* **Exercise materials**

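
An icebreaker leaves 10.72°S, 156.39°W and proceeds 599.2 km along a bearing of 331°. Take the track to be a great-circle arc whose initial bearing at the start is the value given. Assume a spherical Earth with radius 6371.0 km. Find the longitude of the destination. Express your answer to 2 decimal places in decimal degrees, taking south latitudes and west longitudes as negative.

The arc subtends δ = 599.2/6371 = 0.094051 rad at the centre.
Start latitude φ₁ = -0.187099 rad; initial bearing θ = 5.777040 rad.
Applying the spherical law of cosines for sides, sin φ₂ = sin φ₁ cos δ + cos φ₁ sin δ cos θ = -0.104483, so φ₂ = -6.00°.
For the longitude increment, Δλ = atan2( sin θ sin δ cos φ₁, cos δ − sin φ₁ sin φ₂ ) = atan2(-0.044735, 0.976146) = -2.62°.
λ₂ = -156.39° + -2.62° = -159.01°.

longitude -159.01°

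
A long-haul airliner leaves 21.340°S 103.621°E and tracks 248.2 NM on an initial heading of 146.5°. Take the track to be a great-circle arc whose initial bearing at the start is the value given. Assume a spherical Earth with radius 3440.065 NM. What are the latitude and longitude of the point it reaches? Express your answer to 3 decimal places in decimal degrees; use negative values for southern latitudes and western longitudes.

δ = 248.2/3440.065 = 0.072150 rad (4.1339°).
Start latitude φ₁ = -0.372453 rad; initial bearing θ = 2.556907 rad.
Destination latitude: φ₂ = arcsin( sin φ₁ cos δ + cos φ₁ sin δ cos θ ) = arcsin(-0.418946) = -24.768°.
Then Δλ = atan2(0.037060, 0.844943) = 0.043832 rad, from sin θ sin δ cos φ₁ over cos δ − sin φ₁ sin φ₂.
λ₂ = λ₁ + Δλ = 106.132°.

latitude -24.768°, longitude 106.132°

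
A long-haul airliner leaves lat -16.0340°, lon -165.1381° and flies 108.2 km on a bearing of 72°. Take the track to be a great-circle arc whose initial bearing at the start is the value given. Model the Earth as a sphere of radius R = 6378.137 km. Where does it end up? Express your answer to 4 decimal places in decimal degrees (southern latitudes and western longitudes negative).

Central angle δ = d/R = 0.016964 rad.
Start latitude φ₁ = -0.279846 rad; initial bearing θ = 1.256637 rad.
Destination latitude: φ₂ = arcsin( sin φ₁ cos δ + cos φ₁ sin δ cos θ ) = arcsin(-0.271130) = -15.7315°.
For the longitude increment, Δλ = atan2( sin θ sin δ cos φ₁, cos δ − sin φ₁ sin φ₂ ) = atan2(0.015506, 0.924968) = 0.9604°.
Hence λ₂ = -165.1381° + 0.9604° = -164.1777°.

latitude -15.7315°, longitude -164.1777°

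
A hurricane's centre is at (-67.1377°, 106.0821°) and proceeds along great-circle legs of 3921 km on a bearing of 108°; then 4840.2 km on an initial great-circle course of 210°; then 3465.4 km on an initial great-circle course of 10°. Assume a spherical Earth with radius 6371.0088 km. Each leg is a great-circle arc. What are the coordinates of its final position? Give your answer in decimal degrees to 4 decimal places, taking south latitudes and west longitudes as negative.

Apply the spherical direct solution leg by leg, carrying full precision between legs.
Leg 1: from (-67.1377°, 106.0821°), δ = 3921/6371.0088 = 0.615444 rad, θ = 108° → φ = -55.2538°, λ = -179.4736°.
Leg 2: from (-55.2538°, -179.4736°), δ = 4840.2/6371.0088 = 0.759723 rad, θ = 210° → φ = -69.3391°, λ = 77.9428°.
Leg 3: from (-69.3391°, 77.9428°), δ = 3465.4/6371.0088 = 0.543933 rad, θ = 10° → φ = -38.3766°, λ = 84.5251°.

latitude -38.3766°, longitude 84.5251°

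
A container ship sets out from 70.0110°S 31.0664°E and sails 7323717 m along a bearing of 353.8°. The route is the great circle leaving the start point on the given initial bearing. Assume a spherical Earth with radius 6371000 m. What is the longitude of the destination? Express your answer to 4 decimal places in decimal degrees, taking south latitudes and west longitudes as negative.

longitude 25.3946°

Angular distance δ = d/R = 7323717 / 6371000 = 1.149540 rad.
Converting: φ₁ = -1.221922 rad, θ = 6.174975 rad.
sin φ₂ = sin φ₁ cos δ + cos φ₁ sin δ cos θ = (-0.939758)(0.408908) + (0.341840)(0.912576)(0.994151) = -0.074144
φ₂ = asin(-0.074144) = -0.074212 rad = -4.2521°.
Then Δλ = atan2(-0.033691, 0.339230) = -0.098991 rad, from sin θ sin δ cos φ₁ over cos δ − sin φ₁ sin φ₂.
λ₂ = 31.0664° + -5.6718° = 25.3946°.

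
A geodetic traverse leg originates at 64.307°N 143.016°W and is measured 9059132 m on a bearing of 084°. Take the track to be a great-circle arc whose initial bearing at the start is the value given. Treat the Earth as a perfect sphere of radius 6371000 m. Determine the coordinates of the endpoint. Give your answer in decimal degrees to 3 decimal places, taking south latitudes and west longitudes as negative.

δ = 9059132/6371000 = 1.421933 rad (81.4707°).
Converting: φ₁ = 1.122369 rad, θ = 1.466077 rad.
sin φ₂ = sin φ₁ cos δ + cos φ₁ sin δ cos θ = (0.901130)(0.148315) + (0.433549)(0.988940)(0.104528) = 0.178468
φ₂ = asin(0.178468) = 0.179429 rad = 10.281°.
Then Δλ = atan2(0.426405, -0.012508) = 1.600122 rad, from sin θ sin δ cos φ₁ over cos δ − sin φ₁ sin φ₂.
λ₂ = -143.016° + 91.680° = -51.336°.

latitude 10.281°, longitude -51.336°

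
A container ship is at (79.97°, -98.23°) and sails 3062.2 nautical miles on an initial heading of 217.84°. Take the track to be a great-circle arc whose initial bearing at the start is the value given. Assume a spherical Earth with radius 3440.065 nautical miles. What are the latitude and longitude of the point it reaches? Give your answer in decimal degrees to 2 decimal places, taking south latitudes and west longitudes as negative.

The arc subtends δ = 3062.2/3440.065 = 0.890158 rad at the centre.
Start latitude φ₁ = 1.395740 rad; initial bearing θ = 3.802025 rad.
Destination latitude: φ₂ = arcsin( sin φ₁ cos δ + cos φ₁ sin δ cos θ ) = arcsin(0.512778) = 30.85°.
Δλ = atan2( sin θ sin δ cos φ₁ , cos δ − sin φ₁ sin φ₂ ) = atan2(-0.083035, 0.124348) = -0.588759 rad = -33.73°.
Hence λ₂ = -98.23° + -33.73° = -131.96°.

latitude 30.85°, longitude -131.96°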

---

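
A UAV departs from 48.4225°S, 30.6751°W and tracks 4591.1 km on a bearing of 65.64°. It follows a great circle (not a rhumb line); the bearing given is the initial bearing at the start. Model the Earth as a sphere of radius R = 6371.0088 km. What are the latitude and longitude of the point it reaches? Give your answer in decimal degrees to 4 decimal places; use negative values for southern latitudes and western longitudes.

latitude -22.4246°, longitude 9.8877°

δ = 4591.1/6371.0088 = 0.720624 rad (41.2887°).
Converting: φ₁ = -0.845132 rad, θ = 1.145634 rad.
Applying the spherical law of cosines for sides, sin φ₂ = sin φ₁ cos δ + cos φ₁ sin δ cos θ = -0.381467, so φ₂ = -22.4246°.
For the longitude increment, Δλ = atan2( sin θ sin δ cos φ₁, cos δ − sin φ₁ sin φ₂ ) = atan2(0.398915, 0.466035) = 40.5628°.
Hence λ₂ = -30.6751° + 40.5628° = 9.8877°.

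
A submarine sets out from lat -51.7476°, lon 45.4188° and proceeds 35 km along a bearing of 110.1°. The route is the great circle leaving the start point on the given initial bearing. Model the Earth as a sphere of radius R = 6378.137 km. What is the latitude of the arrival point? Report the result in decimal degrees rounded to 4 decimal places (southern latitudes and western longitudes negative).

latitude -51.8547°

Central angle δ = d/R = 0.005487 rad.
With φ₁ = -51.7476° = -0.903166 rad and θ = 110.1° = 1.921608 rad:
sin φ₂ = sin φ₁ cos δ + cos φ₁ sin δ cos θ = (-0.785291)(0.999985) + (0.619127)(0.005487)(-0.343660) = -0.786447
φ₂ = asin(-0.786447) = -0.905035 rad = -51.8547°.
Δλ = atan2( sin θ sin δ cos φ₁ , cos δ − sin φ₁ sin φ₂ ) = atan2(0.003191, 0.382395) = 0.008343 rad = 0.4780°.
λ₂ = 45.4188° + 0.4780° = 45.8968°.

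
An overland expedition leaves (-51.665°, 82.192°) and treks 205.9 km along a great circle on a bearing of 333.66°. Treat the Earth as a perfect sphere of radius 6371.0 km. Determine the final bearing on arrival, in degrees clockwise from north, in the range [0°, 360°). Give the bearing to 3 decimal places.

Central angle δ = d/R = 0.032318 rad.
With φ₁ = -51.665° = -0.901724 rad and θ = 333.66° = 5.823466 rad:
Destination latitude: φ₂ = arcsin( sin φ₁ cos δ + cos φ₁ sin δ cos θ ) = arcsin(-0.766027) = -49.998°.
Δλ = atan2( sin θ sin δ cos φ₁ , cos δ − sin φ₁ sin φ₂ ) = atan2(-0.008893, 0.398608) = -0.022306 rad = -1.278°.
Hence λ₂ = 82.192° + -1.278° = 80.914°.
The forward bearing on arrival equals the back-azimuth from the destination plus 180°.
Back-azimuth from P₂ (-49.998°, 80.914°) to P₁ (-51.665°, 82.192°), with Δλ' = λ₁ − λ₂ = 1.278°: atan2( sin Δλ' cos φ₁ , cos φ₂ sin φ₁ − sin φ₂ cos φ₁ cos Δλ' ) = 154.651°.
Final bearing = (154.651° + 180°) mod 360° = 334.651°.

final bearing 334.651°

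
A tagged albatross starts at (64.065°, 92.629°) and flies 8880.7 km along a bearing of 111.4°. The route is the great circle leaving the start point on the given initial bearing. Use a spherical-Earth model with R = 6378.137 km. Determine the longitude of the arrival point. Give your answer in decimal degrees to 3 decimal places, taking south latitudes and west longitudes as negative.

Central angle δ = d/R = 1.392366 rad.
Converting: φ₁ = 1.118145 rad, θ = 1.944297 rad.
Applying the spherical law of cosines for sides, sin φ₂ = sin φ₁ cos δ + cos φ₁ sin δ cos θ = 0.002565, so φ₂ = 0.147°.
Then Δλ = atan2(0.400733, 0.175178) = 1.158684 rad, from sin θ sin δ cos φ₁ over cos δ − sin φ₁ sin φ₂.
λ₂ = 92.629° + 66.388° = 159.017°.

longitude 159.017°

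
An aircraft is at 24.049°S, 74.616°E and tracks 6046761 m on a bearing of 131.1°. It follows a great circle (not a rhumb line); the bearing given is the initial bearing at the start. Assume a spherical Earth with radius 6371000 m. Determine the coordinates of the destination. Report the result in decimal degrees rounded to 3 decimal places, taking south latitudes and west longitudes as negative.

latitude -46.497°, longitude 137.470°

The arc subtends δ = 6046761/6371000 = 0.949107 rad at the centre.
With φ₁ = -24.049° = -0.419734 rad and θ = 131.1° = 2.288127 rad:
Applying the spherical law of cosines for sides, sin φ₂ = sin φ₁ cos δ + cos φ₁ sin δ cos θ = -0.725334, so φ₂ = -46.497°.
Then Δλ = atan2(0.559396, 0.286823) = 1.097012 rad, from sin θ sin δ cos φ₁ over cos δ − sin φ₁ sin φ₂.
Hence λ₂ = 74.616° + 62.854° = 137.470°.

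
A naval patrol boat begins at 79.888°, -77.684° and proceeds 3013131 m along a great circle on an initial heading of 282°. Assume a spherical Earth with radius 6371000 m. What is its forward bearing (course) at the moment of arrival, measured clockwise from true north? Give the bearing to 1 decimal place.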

==

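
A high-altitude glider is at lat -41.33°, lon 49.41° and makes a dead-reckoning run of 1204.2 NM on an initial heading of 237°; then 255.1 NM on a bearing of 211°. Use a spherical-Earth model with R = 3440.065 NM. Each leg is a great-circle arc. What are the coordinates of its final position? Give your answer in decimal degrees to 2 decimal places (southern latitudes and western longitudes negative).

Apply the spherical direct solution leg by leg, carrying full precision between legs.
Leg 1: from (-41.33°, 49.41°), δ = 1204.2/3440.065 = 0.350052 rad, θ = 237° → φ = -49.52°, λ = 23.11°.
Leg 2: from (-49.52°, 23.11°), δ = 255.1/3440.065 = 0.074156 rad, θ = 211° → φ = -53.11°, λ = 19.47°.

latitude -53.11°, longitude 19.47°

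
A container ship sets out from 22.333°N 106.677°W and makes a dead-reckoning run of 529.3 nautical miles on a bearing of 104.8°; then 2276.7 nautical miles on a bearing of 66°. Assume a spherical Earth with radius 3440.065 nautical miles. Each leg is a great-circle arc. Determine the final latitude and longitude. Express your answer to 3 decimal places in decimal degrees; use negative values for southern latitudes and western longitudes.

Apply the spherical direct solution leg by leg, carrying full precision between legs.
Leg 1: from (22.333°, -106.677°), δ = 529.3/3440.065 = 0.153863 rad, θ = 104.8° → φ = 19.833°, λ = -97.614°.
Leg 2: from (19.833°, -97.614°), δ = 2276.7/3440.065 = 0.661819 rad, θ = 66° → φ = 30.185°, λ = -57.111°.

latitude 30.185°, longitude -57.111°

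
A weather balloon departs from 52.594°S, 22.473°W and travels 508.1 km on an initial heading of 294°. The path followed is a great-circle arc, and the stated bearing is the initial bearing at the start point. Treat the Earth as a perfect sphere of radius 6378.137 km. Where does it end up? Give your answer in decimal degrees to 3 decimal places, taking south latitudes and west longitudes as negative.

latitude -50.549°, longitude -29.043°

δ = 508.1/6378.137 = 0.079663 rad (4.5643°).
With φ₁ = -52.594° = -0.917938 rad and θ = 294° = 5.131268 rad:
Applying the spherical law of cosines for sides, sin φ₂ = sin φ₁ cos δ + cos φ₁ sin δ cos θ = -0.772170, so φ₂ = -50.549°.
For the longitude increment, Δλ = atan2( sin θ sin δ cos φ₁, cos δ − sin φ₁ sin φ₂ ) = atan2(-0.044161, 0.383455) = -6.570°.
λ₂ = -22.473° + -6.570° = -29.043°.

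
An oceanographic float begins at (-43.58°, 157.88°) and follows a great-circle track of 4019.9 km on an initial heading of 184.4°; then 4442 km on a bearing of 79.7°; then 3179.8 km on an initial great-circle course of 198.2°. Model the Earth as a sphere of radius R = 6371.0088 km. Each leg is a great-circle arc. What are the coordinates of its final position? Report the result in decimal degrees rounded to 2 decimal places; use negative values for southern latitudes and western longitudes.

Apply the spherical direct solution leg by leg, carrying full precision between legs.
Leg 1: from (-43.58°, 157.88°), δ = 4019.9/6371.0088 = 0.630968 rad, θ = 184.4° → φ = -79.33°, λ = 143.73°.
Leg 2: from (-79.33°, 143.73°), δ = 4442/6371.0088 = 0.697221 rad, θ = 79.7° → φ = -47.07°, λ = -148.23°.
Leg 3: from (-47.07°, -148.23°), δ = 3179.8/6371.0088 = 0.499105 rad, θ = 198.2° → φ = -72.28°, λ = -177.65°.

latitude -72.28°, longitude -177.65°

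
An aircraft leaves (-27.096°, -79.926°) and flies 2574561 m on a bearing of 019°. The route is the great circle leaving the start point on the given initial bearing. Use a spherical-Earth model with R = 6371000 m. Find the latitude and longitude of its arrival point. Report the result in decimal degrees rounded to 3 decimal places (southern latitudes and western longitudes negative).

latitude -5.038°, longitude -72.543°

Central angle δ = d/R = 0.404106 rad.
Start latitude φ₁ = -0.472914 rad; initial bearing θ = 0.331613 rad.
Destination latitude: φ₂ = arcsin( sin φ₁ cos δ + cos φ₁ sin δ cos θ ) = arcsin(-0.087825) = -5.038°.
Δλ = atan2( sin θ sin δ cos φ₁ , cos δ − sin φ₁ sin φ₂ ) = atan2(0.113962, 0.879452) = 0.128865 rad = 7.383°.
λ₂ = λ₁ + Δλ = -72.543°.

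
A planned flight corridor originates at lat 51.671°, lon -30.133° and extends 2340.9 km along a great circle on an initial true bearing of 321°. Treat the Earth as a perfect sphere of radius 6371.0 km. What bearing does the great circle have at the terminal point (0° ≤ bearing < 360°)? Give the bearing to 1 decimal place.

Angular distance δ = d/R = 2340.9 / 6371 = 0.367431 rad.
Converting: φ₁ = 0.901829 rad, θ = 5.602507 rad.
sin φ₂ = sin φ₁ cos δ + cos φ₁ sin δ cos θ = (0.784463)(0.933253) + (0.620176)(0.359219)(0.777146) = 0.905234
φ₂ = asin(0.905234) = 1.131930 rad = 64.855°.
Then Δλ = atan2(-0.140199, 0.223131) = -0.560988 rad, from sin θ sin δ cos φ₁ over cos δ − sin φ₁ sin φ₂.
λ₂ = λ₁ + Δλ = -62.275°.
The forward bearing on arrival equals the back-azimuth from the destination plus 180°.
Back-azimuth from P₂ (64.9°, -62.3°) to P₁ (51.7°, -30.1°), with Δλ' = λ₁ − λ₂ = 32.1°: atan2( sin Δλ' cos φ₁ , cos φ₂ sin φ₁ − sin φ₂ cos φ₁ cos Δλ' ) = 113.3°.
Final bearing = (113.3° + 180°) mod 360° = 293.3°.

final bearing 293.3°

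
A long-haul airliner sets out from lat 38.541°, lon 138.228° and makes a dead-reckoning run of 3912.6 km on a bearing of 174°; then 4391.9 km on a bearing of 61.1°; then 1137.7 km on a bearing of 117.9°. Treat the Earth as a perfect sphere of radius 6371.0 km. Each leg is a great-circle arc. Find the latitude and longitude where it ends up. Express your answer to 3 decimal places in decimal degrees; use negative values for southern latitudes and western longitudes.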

* **Activity**
A verbatim transcription is needed of the lines above, starting at the line with "A planned flight" and ending at the line with "A long-haul airliner sets", both included, and of nothing else.

* **The completed task**
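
A planned flight corridor originates at lat 51.671°, lon -30.133° and extends 2340.9 km along a great circle on an initial true bearing of 321°. Treat the Earth as a perfect sphere of radius 6371.0 km. What bearing does the great circle have at the terminal point (0° ≤ bearing < 360°)? Give the bearing to 1 decimal place.

Angular distance δ = d/R = 2340.9 / 6371 = 0.367431 rad.
Converting: φ₁ = 0.901829 rad, θ = 5.602507 rad.
sin φ₂ = sin φ₁ cos δ + cos φ₁ sin δ cos θ = (0.784463)(0.933253) + (0.620176)(0.359219)(0.777146) = 0.905234
φ₂ = asin(0.905234) = 1.131930 rad = 64.855°.
Then Δλ = atan2(-0.140199, 0.223131) = -0.560988 rad, from sin θ sin δ cos φ₁ over cos δ − sin φ₁ sin φ₂.
λ₂ = λ₁ + Δλ = -62.275°.
The forward bearing on arrival equals the back-azimuth from the destination plus 180°.
Back-azimuth from P₂ (64.9°, -62.3°) to P₁ (51.7°, -30.1°), with Δλ' = λ₁ − λ₂ = 32.1°: atan2( sin Δλ' cos φ₁ , cos φ₂ sin φ₁ − sin φ₂ cos φ₁ cos Δλ' ) = 113.3°.
Final bearing = (113.3° + 180°) mod 360° = 293.3°.

final bearing 293.3°

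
A long-haul airliner sets out from lat 38.541°, lon 138.228° and makes a dead-reckoning run of 3912.6 km on a bearing of 174°; then 4391.9 km on a bearing of 61.1°; then 1137.7 km on a bearing of 117.9°. Treat the Earth as a perfect sphere of radius 6371.0 km. Each leg is a great-circle arc. Find the latitude and longitude where it ends up. Express your answer to 3 decimal places in decimal degrees; use negative values for southern latitudes and western longitudes.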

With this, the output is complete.